What to produce: Only the lines from the one that contains "D: 39 chips" through the final line of the entries should be repeated, exactly as written.

Stored dataset items
---
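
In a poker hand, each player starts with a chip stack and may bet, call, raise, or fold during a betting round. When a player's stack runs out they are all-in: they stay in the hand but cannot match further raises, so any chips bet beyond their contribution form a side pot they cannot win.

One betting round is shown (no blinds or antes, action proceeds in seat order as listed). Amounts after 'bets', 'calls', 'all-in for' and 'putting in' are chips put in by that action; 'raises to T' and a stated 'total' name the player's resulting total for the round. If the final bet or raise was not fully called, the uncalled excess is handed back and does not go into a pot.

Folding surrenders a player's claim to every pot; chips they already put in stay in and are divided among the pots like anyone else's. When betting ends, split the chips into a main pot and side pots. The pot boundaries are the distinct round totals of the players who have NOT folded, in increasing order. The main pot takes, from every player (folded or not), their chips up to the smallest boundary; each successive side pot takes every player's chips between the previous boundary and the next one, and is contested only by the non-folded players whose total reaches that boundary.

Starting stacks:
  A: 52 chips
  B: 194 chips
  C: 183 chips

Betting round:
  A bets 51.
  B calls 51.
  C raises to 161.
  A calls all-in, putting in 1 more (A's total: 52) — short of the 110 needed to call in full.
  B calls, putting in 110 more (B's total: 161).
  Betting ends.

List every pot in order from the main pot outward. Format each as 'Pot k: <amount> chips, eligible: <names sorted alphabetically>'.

Pot 1: 156 chips, eligible: A, B, C
Pot 2: 218 chips, eligible: B, C

Derivation:
Contributions: A=52, B=161, C=161
Pot levels (distinct totals of non-folded players): 52, 161
Layer 1-52: 52 each from A, B, C = 52*3 = 156 chips; eligible A, B, C
Layer 53-161: 109 each from B, C = 109*2 = 218 chips; eligible B, C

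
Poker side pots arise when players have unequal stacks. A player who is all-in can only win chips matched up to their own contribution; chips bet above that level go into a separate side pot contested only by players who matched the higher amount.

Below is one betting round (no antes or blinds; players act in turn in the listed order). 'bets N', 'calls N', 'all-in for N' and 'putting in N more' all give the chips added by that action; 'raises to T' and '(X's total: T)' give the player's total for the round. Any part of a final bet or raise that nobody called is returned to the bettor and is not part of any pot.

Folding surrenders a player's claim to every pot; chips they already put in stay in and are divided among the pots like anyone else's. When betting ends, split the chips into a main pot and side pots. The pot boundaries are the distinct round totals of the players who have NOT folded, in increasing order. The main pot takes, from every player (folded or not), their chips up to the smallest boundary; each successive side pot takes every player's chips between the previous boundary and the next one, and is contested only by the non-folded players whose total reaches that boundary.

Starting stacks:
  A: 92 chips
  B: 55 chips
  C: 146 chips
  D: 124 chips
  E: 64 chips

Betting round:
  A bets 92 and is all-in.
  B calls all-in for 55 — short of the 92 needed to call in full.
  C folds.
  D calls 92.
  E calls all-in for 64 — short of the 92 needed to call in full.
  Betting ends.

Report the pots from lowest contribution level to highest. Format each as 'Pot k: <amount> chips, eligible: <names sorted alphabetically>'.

Contributions: A=92, B=55, D=92, E=64
Folded: C
Pot levels (distinct totals of non-folded players): 55, 64, 92
Layer 1-55: 55 each from A, B, D, E = 55*4 = 220 chips; eligible A, B, D, E
Layer 56-64: 9 each from A, D, E = 9*3 = 27 chips; eligible A, D, E
Layer 65-92: 28 each from A, D = 28*2 = 56 chips; eligible A, D

Pot 1: 220 chips, eligible: A, B, D, E
Pot 2: 27 chips, eligible: A, D, E
Pot 3: 56 chips, eligible: A, D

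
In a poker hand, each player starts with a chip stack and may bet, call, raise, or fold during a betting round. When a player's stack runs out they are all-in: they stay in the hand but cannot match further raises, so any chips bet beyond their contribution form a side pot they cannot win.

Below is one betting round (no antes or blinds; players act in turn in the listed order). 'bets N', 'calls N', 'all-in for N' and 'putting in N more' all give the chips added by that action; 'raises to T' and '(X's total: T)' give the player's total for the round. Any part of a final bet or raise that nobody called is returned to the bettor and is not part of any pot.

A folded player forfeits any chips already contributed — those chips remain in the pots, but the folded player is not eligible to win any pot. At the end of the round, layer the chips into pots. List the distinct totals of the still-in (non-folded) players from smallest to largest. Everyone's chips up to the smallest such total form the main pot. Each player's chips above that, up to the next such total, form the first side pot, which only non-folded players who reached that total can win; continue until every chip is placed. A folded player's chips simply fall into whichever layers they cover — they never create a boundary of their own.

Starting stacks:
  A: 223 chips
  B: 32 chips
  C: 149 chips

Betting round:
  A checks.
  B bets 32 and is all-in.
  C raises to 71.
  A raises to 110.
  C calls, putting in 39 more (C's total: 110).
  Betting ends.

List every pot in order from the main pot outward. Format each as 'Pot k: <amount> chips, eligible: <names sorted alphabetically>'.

Contributions: A=110, B=32, C=110
Pot levels (distinct totals of non-folded players): 32, 110
Layer 1-32: 32 each from A, B, C = 32*3 = 96 chips; eligible A, B, C
Layer 33-110: 78 each from A, C = 78*2 = 156 chips; eligible A, C

Pot 1: 96 chips, eligible: A, B, C
Pot 2: 156 chips, eligible: A, C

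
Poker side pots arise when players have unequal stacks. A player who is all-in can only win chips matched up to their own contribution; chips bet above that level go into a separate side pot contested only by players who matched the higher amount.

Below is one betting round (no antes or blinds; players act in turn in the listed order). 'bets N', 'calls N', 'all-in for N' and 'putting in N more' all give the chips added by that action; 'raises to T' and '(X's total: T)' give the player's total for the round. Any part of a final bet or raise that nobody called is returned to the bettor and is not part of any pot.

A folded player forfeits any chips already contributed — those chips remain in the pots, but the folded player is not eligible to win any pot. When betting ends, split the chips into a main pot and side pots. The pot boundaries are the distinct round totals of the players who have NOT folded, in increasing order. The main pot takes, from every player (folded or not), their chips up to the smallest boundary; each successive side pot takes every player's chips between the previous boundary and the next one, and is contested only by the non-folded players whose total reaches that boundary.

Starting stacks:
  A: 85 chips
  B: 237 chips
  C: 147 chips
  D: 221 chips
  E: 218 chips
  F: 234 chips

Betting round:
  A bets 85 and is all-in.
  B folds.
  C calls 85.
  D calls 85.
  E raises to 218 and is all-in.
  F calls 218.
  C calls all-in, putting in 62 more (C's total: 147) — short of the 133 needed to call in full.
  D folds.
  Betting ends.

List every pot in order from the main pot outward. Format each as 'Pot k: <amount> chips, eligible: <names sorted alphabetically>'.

Pot 1: 425 chips, eligible: A, C, E, F
Pot 2: 186 chips, eligible: C, E, F
Pot 3: 142 chips, eligible: E, F

Derivation:
Contributions: A=85, C=147, D=85, E=218, F=218
Folded: B, D
Pot levels (distinct totals of non-folded players): 85, 147, 218
Layer 1-85: 85 each from A, C, D, E, F = 85*5 = 425 chips; eligible A, C, E, F
Layer 86-147: 62 each from C, E, F = 62*3 = 186 chips; eligible C, E, F
Layer 148-218: 71 each from E, F = 71*2 = 142 chips; eligible E, F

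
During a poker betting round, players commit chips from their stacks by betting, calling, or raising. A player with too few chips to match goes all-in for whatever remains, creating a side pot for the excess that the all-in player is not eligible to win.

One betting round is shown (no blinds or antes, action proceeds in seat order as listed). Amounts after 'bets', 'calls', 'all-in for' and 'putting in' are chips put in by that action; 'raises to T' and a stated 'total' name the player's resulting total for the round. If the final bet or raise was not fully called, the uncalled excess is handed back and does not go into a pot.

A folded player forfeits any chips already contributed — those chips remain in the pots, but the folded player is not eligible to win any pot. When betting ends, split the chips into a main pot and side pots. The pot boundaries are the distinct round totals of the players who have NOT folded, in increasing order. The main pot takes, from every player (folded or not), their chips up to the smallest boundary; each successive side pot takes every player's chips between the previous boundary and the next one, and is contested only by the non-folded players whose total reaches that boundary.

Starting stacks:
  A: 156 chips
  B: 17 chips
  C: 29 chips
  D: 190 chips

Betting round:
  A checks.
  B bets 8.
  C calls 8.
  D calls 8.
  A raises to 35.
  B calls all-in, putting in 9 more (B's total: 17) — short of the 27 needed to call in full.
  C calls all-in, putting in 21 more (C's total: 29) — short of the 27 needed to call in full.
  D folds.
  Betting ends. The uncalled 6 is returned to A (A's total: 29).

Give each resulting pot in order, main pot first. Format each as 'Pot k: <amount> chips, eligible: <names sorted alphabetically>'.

Pot 1: 59 chips, eligible: A, B, C
Pot 2: 24 chips, eligible: A, C

Derivation:
Contributions (after 6 returned to A): A=29, B=17, C=29, D=8
Folded: D
Pot levels (distinct totals of non-folded players): 17, 29
Layer 1-17: A 17 + B 17 + C 17 + D 8 = 59 chips; eligible A, B, C
Layer 18-29: 12 each from A, C = 12*2 = 24 chips; eligible A, C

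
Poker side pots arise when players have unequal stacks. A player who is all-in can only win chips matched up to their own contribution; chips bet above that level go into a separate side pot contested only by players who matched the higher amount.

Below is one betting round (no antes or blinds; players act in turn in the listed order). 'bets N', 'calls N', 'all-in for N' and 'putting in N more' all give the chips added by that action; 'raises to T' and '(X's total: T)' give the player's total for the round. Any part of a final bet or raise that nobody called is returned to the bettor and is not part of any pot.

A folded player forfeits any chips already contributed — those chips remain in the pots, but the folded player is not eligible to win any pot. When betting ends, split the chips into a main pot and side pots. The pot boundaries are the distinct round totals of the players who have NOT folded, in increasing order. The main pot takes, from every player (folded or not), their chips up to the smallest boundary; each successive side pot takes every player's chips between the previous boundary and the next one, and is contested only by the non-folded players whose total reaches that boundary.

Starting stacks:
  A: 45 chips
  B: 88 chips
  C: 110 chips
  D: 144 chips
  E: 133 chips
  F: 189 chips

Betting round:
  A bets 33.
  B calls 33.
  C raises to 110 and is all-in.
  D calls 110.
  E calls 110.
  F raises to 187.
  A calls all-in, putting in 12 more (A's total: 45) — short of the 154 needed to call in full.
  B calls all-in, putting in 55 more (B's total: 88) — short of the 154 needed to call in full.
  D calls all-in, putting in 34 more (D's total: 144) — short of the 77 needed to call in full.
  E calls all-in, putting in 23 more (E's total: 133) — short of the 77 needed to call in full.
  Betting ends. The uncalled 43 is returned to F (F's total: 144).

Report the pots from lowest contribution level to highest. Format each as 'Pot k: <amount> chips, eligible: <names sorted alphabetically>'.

Pot 1: 270 chips, eligible: A, B, C, D, E, F
Pot 2: 215 chips, eligible: B, C, D, E, F
Pot 3: 88 chips, eligible: C, D, E, F
Pot 4: 69 chips, eligible: D, E, F
Pot 5: 22 chips, eligible: D, F

Derivation:
Contributions (after 43 returned to F): A=45, B=88, C=110, D=144, E=133, F=144
Pot levels (distinct totals of non-folded players): 45, 88, 110, 133, 144
Layer 1-45: 45 each from A, B, C, D, E, F = 45*6 = 270 chips; eligible A, B, C, D, E, F
Layer 46-88: 43 each from B, C, D, E, F = 43*5 = 215 chips; eligible B, C, D, E, F
Layer 89-110: 22 each from C, D, E, F = 22*4 = 88 chips; eligible C, D, E, F
Layer 111-133: 23 each from D, E, F = 23*3 = 69 chips; eligible D, E, F
Layer 134-144: 11 each from D, F = 11*2 = 22 chips; eligible D, F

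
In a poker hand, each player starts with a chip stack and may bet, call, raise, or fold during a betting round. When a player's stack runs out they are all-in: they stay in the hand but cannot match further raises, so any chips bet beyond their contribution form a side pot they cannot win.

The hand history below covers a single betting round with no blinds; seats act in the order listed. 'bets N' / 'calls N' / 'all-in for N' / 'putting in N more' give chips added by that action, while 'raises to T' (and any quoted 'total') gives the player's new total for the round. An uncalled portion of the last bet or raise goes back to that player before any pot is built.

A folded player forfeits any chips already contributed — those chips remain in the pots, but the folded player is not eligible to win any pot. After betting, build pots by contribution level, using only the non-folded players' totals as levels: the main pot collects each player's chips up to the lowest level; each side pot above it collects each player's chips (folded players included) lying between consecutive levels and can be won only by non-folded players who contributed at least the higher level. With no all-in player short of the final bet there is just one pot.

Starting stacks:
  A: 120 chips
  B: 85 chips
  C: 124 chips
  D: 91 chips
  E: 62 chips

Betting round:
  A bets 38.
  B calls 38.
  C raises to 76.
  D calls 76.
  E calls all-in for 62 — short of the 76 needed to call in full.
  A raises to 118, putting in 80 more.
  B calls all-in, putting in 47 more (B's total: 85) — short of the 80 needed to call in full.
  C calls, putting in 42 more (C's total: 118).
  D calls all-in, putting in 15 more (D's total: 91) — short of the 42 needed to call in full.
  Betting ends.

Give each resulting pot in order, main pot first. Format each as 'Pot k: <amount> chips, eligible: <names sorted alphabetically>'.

Contributions: A=118, B=85, C=118, D=91, E=62
Pot levels (distinct totals of non-folded players): 62, 85, 91, 118
Layer 1-62: 62 each from A, B, C, D, E = 62*5 = 310 chips; eligible A, B, C, D, E
Layer 63-85: 23 each from A, B, C, D = 23*4 = 92 chips; eligible A, B, C, D
Layer 86-91: 6 each from A, C, D = 6*3 = 18 chips; eligible A, C, D
Layer 92-118: 27 each from A, C = 27*2 = 54 chips; eligible A, C

Pot 1: 310 chips, eligible: A, B, C, D, E
Pot 2: 92 chips, eligible: A, B, C, D
Pot 3: 18 chips, eligible: A, C, D
Pot 4: 54 chips, eligible: A, C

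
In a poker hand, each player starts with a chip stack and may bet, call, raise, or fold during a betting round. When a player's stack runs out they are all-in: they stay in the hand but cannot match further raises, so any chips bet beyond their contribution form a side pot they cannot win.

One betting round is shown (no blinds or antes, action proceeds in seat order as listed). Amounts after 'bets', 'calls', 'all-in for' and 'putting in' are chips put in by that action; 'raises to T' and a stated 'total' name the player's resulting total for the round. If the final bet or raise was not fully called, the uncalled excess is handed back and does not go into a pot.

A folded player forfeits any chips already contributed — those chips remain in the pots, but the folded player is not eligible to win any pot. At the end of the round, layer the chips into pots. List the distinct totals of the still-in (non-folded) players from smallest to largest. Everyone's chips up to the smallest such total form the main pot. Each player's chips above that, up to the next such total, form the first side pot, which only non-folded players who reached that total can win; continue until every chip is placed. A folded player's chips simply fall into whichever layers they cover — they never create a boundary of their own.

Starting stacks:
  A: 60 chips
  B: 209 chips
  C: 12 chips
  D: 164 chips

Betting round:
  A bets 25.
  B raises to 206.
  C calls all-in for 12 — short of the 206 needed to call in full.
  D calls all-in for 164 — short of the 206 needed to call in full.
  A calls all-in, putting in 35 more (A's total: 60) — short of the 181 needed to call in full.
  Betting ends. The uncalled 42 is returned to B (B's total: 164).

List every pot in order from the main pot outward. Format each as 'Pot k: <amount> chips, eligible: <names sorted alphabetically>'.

Contributions (after 42 returned to B): A=60, B=164, C=12, D=164
Pot levels (distinct totals of non-folded players): 12, 60, 164
Layer 1-12: 12 each from A, B, C, D = 12*4 = 48 chips; eligible A, B, C, D
Layer 13-60: 48 each from A, B, D = 48*3 = 144 chips; eligible A, B, D
Layer 61-164: 104 each from B, D = 104*2 = 208 chips; eligible B, D

Pot 1: 48 chips, eligible: A, B, C, D
Pot 2: 144 chips, eligible: A, B, D
Pot 3: 208 chips, eligible: B, D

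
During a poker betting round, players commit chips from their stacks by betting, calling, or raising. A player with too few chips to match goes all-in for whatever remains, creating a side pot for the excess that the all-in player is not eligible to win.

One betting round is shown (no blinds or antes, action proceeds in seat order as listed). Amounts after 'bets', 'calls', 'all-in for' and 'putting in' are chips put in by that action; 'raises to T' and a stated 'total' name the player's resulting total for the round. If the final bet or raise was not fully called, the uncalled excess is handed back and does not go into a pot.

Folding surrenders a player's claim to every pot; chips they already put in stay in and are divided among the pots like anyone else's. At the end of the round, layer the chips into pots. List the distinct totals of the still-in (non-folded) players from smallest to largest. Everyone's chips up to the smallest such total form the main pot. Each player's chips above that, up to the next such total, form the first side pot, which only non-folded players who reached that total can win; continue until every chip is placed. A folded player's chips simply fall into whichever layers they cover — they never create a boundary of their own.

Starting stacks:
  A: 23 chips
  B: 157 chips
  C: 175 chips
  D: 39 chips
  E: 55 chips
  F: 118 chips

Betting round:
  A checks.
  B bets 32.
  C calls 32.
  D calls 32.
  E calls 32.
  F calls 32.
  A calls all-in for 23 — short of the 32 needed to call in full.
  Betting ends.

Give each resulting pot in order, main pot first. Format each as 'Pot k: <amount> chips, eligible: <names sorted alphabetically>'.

Pot 1: 138 chips, eligible: A, B, C, D, E, F
Pot 2: 45 chips, eligible: B, C, D, E, F

Derivation:
Contributions: A=23, B=32, C=32, D=32, E=32, F=32
Pot levels (distinct totals of non-folded players): 23, 32
Layer 1-23: 23 each from A, B, C, D, E, F = 23*6 = 138 chips; eligible A, B, C, D, E, F
Layer 24-32: 9 each from B, C, D, E, F = 9*5 = 45 chips; eligible B, C, D, E, F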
---
Exercise answer:
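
  D: 39 chips
  E: 55 chips
  F: 118 chips

Betting round:
  A checks.
  B bets 32.
  C calls 32.
  D calls 32.
  E calls 32.
  F calls 32.
  A calls all-in for 23 — short of the 32 needed to call in full.
  Betting ends.

Give each resulting pot in order, main pot first. Format each as 'Pot k: <amount> chips, eligible: <names sorted alphabetically>'.

Pot 1: 138 chips, eligible: A, B, C, D, E, F
Pot 2: 45 chips, eligible: B, C, D, E, F

Derivation:
Contributions: A=23, B=32, C=32, D=32, E=32, F=32
Pot levels (distinct totals of non-folded players): 23, 32
Layer 1-23: 23 each from A, B, C, D, E, F = 23*6 = 138 chips; eligible A, B, C, D, E, F
Layer 24-32: 9 each from B, C, D, E, F = 9*5 = 45 chips; eligible B, C, D, E, F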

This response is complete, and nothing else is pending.